**** ENTRIES PROVIDED

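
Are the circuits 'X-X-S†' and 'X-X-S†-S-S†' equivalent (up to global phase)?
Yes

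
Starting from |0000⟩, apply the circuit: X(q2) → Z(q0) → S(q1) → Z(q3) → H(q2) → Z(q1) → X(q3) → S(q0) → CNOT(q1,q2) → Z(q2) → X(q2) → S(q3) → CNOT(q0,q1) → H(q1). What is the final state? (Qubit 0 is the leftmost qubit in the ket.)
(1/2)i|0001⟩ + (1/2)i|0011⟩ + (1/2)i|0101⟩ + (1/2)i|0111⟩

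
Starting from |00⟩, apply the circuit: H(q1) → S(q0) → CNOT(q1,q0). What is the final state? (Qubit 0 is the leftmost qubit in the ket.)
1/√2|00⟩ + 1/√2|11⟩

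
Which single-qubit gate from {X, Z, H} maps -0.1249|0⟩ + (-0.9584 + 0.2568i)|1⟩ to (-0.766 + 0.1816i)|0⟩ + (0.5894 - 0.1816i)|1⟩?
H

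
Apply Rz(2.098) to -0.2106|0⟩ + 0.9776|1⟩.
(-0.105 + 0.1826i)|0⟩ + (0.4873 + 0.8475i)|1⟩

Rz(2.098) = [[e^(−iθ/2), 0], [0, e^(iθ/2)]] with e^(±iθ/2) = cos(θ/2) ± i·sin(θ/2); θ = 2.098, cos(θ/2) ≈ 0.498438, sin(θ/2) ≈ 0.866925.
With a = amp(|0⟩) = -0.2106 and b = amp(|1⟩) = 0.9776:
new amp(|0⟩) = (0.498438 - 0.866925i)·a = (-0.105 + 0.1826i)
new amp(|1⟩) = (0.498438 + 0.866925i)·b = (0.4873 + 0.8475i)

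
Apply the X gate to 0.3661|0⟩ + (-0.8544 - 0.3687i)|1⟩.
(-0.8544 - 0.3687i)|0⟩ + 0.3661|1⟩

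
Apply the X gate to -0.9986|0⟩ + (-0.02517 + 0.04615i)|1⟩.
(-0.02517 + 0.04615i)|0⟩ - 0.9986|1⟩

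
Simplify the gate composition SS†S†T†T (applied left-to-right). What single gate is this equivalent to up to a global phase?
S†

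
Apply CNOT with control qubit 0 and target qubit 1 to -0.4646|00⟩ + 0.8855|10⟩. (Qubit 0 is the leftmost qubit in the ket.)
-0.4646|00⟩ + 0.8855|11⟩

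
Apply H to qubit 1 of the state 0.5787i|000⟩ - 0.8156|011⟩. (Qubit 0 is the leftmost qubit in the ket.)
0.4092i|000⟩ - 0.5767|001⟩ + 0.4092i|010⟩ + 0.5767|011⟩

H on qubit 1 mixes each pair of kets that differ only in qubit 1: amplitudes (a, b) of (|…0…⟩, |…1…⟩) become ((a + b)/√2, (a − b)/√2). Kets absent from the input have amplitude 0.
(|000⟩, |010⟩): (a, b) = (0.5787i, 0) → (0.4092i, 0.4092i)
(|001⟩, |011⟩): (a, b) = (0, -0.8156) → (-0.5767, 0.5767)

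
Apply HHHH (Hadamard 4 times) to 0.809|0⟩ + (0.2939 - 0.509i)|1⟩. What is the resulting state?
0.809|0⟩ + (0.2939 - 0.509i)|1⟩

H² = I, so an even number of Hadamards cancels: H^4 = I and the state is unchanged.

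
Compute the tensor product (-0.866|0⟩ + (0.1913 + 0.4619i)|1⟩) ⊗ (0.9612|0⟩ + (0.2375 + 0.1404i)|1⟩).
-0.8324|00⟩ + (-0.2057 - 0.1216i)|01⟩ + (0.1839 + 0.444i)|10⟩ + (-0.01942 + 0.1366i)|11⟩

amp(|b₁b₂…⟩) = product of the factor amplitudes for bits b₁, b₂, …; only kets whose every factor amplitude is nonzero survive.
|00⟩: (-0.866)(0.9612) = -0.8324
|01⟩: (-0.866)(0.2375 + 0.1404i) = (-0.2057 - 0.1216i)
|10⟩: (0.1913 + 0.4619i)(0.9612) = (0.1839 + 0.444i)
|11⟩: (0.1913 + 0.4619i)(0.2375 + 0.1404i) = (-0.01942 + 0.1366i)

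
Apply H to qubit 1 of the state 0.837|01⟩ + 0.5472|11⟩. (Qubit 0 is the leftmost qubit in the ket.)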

********

ABOUT THIS TASK :: Each record above should be returned exactly as it appears.

SOLUTION TO THIS EXERCISE ::
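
Are the circuits 'X-X-S†' and 'X-X-S†-S-S†' equivalent (up to global phase)?
Yes

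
Starting from |0000⟩, apply the circuit: X(q2) → Z(q0) → S(q1) → Z(q3) → H(q2) → Z(q1) → X(q3) → S(q0) → CNOT(q1,q2) → Z(q2) → X(q2) → S(q3) → CNOT(q0,q1) → H(q1). What is the final state? (Qubit 0 is the leftmost qubit in the ket.)
(1/2)i|0001⟩ + (1/2)i|0011⟩ + (1/2)i|0101⟩ + (1/2)i|0111⟩

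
Starting from |00⟩, apply the circuit: H(q1) → S(q0) → CNOT(q1,q0). What is the final state? (Qubit 0 is the leftmost qubit in the ket.)
1/√2|00⟩ + 1/√2|11⟩

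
Which single-qubit gate from {X, Z, H} maps -0.1249|0⟩ + (-0.9584 + 0.2568i)|1⟩ to (-0.766 + 0.1816i)|0⟩ + (0.5894 - 0.1816i)|1⟩?
H

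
Apply Rz(2.098) to -0.2106|0⟩ + 0.9776|1⟩.
(-0.105 + 0.1826i)|0⟩ + (0.4873 + 0.8475i)|1⟩

Rz(2.098) = [[e^(−iθ/2), 0], [0, e^(iθ/2)]] with e^(±iθ/2) = cos(θ/2) ± i·sin(θ/2); θ = 2.098, cos(θ/2) ≈ 0.498438, sin(θ/2) ≈ 0.866925.
With a = amp(|0⟩) = -0.2106 and b = amp(|1⟩) = 0.9776:
new amp(|0⟩) = (0.498438 - 0.866925i)·a = (-0.105 + 0.1826i)
new amp(|1⟩) = (0.498438 + 0.866925i)·b = (0.4873 + 0.8475i)

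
Apply the X gate to 0.3661|0⟩ + (-0.8544 - 0.3687i)|1⟩.
(-0.8544 - 0.3687i)|0⟩ + 0.3661|1⟩

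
Apply the X gate to -0.9986|0⟩ + (-0.02517 + 0.04615i)|1⟩.
(-0.02517 + 0.04615i)|0⟩ - 0.9986|1⟩

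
Simplify the gate composition SS†S†T†T (applied left-to-right). What single gate is this equivalent to up to a global phase?
S†

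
Apply CNOT with control qubit 0 and target qubit 1 to -0.4646|00⟩ + 0.8855|10⟩. (Qubit 0 is the leftmost qubit in the ket.)
-0.4646|00⟩ + 0.8855|11⟩

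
Apply H to qubit 1 of the state 0.5787i|000⟩ - 0.8156|011⟩. (Qubit 0 is the leftmost qubit in the ket.)
0.4092i|000⟩ - 0.5767|001⟩ + 0.4092i|010⟩ + 0.5767|011⟩

H on qubit 1 mixes each pair of kets that differ only in qubit 1: amplitudes (a, b) of (|…0…⟩, |…1…⟩) become ((a + b)/√2, (a − b)/√2). Kets absent from the input have amplitude 0.
(|000⟩, |010⟩): (a, b) = (0.5787i, 0) → (0.4092i, 0.4092i)
(|001⟩, |011⟩): (a, b) = (0, -0.8156) → (-0.5767, 0.5767)

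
Apply HHHH (Hadamard 4 times) to 0.809|0⟩ + (0.2939 - 0.509i)|1⟩. What is the resulting state?
0.809|0⟩ + (0.2939 - 0.509i)|1⟩

H² = I, so an even number of Hadamards cancels: H^4 = I and the state is unchanged.

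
Compute the tensor product (-0.866|0⟩ + (0.1913 + 0.4619i)|1⟩) ⊗ (0.9612|0⟩ + (0.2375 + 0.1404i)|1⟩).
-0.8324|00⟩ + (-0.2057 - 0.1216i)|01⟩ + (0.1839 + 0.444i)|10⟩ + (-0.01942 + 0.1366i)|11⟩

amp(|b₁b₂…⟩) = product of the factor amplitudes for bits b₁, b₂, …; only kets whose every factor amplitude is nonzero survive.
|00⟩: (-0.866)(0.9612) = -0.8324
|01⟩: (-0.866)(0.2375 + 0.1404i) = (-0.2057 - 0.1216i)
|10⟩: (0.1913 + 0.4619i)(0.9612) = (0.1839 + 0.444i)
|11⟩: (0.1913 + 0.4619i)(0.2375 + 0.1404i) = (-0.01942 + 0.1366i)

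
Apply H to qubit 1 of the state 0.837|01⟩ + 0.5472|11⟩. (Qubit 0 is the leftmost qubit in the ket.)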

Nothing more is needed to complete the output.